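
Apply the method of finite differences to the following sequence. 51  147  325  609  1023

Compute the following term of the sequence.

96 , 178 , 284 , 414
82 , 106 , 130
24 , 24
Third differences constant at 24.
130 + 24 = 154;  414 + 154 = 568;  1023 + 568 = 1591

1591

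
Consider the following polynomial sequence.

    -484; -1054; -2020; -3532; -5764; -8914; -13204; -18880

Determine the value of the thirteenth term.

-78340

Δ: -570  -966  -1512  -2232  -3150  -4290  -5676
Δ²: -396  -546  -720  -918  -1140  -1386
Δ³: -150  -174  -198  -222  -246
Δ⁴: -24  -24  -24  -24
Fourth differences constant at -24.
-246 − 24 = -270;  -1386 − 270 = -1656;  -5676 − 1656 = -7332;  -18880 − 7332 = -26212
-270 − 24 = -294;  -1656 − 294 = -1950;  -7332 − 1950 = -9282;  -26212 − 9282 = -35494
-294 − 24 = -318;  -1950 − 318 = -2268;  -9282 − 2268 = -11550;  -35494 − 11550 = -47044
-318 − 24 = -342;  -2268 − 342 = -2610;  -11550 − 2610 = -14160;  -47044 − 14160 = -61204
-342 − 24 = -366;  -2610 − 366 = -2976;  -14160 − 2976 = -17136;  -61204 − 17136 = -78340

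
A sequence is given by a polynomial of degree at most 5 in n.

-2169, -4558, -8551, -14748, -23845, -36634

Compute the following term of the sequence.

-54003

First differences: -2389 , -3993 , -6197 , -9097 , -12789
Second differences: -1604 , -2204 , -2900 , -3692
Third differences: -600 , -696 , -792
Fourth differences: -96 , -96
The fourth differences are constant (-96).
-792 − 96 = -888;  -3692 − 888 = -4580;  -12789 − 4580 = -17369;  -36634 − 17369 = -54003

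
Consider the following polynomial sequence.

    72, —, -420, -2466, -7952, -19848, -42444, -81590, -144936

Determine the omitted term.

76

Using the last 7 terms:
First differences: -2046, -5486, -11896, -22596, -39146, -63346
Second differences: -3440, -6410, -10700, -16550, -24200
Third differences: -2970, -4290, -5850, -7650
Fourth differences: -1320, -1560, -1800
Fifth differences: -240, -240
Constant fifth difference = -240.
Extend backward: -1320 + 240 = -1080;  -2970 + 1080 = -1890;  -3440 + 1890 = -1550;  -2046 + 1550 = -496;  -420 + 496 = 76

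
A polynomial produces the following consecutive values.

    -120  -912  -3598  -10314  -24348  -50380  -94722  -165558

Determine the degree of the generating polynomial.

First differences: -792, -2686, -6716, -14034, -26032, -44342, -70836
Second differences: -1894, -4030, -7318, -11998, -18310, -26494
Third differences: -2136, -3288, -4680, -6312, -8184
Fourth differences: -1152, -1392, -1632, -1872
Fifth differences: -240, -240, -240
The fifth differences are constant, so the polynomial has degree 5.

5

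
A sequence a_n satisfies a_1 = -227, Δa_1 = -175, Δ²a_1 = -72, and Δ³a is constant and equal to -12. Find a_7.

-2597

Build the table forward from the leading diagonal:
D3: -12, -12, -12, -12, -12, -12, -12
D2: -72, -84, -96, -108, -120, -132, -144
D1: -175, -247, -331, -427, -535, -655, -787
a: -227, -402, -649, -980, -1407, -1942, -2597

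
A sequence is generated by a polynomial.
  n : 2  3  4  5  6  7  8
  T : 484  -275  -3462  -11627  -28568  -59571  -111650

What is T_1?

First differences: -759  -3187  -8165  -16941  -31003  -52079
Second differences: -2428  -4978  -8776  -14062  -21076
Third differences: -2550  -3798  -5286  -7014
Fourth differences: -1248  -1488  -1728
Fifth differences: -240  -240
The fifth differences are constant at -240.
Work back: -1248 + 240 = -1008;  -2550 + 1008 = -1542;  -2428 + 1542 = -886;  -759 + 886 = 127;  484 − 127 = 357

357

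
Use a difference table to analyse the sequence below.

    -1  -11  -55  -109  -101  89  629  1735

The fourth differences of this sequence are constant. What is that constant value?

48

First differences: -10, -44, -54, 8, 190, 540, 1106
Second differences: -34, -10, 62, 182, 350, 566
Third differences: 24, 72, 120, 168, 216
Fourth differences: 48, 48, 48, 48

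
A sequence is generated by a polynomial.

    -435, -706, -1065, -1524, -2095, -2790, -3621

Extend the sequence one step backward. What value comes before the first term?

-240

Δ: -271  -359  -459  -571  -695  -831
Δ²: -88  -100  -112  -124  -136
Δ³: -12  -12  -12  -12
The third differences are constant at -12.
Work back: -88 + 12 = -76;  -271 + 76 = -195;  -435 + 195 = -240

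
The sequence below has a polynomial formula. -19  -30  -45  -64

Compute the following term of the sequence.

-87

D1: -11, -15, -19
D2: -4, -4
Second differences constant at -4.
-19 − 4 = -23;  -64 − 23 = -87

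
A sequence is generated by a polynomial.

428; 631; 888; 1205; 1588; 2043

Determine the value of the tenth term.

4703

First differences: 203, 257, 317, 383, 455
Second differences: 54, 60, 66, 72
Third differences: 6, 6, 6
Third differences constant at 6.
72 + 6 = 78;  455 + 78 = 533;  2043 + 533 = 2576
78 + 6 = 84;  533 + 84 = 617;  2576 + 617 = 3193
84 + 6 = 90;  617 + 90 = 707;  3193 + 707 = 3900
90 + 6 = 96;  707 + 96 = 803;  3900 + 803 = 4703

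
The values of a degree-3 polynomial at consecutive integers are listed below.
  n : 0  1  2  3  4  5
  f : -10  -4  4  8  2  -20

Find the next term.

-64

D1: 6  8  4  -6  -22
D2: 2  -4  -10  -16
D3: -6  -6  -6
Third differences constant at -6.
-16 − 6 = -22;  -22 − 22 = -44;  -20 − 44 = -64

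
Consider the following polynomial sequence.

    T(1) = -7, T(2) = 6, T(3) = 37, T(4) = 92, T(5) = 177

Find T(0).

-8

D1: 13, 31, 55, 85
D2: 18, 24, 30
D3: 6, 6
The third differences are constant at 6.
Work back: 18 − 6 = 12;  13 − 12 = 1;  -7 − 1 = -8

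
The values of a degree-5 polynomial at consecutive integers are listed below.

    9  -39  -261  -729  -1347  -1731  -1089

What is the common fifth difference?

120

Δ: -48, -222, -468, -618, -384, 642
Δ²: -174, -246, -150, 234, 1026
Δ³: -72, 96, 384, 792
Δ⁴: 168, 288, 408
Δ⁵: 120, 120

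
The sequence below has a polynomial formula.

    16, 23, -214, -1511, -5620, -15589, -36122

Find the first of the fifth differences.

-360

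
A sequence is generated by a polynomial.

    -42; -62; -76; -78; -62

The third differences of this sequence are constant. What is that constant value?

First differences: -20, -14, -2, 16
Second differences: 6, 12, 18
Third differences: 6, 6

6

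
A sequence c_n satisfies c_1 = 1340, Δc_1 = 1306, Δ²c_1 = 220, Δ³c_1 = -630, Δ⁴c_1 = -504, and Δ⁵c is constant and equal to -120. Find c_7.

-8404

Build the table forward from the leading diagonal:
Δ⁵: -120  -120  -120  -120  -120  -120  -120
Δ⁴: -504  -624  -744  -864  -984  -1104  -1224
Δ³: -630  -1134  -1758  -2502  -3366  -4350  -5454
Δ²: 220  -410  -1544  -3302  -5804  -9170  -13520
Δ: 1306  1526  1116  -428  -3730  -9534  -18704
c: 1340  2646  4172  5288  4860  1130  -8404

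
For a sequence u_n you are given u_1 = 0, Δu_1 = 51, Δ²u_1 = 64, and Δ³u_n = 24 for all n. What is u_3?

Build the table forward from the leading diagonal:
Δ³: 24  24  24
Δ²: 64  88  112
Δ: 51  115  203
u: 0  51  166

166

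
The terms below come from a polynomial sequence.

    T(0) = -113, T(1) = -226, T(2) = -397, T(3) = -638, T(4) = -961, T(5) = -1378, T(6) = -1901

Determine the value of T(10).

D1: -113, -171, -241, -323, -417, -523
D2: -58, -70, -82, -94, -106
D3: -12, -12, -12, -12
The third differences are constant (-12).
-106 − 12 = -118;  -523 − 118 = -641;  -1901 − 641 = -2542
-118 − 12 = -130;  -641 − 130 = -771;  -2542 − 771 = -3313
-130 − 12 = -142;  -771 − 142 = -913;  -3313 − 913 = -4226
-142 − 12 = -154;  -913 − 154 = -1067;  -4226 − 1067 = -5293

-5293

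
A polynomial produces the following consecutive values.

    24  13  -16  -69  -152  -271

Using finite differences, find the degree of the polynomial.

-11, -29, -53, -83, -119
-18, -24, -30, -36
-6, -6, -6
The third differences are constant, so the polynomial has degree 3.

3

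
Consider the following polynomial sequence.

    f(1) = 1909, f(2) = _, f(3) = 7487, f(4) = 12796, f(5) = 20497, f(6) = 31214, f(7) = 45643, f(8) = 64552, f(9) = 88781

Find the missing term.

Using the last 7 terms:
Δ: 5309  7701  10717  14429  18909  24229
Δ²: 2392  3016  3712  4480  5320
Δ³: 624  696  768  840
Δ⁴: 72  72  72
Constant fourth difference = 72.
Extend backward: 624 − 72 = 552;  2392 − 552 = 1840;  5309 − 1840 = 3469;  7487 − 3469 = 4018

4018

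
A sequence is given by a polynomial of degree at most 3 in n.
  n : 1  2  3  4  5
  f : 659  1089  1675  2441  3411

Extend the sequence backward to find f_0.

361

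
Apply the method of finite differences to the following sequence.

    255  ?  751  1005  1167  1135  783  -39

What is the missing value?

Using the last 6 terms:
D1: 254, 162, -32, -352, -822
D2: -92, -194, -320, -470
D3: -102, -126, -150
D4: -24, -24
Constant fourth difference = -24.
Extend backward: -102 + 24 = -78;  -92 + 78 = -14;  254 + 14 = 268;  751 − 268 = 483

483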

---

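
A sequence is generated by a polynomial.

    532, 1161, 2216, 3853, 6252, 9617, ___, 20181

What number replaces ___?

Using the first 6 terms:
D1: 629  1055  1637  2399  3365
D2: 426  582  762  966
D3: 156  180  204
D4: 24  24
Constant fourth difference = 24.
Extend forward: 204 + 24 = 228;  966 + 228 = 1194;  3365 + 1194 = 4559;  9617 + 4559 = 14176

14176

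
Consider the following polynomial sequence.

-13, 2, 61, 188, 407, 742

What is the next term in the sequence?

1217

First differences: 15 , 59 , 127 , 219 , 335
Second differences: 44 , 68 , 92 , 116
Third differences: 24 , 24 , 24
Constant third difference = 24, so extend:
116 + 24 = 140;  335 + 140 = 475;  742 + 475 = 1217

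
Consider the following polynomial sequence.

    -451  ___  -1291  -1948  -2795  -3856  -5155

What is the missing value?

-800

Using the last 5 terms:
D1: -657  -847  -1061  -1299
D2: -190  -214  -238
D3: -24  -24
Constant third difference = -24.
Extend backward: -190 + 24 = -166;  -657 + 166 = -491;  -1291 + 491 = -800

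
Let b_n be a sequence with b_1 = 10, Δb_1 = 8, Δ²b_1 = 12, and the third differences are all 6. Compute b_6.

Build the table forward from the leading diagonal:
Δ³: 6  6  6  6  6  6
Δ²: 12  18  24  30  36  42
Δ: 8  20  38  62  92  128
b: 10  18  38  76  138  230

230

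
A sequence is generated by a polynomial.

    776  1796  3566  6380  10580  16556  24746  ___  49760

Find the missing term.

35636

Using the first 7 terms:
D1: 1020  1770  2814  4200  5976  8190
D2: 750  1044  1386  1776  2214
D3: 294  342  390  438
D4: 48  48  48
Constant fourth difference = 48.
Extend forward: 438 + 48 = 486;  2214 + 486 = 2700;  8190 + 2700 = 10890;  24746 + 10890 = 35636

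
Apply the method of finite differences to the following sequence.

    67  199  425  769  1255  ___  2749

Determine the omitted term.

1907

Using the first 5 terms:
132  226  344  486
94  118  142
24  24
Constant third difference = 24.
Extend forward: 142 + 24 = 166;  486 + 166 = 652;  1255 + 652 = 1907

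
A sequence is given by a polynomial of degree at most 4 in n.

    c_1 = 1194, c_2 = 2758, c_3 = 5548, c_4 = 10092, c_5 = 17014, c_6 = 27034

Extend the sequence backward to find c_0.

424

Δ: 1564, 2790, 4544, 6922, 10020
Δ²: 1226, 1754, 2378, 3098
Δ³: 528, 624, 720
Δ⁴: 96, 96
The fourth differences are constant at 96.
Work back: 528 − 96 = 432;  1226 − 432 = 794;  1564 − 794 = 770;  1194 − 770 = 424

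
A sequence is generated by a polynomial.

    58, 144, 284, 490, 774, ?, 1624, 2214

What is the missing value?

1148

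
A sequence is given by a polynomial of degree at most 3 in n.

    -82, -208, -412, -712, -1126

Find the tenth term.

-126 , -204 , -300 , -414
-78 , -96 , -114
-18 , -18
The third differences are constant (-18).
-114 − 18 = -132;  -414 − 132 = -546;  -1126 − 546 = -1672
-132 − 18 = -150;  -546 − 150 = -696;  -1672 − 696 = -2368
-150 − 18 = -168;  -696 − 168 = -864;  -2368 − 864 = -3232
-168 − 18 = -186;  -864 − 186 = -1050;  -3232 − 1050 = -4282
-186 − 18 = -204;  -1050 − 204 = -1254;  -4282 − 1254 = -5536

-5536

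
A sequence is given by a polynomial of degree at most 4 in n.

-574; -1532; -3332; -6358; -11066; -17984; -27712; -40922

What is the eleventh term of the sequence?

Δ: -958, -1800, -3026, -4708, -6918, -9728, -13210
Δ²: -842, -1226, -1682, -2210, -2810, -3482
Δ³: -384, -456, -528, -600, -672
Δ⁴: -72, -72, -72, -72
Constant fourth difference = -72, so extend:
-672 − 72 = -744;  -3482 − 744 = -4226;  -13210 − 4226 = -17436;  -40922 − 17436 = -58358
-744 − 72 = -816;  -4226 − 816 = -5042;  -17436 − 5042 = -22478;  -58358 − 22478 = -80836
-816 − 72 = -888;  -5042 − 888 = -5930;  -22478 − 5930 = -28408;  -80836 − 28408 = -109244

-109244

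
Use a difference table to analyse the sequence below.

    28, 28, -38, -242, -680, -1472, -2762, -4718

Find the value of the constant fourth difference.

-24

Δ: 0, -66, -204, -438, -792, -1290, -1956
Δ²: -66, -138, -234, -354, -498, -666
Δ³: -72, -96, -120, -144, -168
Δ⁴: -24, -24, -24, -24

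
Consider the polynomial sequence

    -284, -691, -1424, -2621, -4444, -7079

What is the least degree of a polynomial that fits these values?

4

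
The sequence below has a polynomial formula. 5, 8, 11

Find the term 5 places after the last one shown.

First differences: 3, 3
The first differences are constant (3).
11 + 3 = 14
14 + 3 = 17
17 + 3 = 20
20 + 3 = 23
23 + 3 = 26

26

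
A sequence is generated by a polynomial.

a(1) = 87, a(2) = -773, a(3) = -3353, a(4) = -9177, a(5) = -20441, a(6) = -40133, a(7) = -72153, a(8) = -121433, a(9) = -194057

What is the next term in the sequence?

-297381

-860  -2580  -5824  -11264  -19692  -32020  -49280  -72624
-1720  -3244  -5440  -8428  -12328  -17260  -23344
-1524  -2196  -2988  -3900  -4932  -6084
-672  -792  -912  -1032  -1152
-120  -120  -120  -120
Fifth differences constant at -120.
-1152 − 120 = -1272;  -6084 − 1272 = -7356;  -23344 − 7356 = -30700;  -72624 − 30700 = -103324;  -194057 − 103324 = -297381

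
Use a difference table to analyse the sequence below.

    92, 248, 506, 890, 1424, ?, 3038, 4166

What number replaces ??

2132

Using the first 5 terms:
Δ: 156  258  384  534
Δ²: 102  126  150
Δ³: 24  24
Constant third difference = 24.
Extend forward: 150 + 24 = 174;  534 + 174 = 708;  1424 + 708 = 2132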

==

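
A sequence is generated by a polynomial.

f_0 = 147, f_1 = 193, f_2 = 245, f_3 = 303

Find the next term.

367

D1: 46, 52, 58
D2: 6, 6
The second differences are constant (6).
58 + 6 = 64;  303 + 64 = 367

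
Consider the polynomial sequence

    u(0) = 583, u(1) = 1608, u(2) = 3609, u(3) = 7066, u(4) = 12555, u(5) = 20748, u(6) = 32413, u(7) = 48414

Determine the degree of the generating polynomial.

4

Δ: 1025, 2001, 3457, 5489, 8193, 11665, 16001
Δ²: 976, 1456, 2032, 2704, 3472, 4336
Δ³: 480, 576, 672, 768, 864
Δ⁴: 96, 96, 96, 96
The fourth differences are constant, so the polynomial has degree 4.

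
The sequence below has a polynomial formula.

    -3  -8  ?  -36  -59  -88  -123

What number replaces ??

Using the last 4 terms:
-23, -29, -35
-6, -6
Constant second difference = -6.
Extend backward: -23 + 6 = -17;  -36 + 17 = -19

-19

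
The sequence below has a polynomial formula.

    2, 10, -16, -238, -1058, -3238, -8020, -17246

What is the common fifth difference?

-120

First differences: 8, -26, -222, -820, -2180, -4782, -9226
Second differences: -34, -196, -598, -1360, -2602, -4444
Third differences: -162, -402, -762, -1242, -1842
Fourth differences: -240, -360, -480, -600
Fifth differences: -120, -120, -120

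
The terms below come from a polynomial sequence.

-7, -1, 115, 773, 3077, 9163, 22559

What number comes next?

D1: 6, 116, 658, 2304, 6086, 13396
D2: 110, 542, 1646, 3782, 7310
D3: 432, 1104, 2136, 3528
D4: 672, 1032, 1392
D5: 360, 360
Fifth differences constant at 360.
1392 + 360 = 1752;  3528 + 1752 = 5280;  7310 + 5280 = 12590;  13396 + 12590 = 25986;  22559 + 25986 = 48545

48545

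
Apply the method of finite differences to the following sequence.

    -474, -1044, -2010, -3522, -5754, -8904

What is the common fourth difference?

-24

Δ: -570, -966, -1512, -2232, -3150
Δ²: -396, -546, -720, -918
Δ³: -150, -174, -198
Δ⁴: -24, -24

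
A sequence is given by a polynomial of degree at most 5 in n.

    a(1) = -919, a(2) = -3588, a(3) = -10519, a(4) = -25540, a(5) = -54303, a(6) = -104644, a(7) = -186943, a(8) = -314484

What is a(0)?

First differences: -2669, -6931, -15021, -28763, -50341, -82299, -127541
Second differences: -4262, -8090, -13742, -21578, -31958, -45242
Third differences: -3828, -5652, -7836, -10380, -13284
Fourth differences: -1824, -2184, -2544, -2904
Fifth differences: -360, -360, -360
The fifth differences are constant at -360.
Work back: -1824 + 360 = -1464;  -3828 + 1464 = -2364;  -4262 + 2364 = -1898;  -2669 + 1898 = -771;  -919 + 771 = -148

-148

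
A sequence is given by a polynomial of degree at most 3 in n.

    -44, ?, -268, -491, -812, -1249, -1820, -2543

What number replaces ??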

-- Work to be completed --
Figure out how many lines of the material include the string "listed", and reply with only that figure.

-- Answer area --
2